Go through the records below and report each line with "What" in it.

[Stored data]
========
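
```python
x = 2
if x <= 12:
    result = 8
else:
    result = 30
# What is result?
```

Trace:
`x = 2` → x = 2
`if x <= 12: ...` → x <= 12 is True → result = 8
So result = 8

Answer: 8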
========
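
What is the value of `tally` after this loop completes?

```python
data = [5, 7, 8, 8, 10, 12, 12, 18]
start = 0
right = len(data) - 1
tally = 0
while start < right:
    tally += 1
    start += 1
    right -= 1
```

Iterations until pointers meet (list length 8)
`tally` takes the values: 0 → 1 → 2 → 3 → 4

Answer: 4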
========
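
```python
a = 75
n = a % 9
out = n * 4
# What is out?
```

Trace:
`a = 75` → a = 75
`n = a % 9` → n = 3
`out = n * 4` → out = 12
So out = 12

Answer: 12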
========
**Task answer**:
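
# What is result?
What is the value of `tally` after this loop completes?
# What is out?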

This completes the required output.